» Assignment
Set down exactly the lines in the records below that run from the line with "F(u, v) = (1/4)*u*v - u^2" to the line with "Point: (u, v) = (3/4, -1/2)", inclusive, and nothing more.
*** Opening Given data ***
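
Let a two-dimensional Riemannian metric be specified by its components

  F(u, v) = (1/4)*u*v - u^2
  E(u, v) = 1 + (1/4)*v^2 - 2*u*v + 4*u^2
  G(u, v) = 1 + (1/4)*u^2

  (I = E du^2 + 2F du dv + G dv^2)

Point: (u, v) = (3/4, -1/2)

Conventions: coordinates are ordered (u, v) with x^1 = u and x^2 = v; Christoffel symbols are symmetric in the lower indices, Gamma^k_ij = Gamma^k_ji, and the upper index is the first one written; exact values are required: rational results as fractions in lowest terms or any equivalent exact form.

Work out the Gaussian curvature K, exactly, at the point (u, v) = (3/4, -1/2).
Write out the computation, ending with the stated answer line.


E = 65/16, F = -21/32, G = 73/64, EG - F^2 = 269/64 at the point
E_u = 7, E_v = -7/4, F_u = -13/8, F_v = 3/16, G_u = 3/8, G_v = 0
E_vv = 1/2, F_uv = 1/4, G_uu = 1/2
Using the Brioschi determinant formula for K from the metric derivatives:
M1 = [[-E_vv/2 + F_uv - G_uu/2, E_u/2, F_u - E_v/2], [F_v - G_u/2, E, F], [G_v/2, F, G]] = [[-1/4, 7/2, -3/4], [0, 65/16, -21/32], [0, -21/32, 73/64]]; det M1 = -269/256
M2 = [[0, E_v/2, G_u/2], [E_v/2, E, F], [G_u/2, F, G]] = [[0, -7/8, 3/16], [-7/8, 65/16, -21/32], [3/16, -21/32, 73/64]]; det M2 = -205/256
det M1 - det M2 = -1/4; K = -1/4 / (269/64)^2 = -1024/72361

Answer: K = -1024/72361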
*** Closing Given data ***
» Solution to the problem
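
  F(u, v) = (1/4)*u*v - u^2
  E(u, v) = 1 + (1/4)*v^2 - 2*u*v + 4*u^2
  G(u, v) = 1 + (1/4)*u^2

  (I = E du^2 + 2F du dv + G dv^2)

Point: (u, v) = (3/4, -1/2)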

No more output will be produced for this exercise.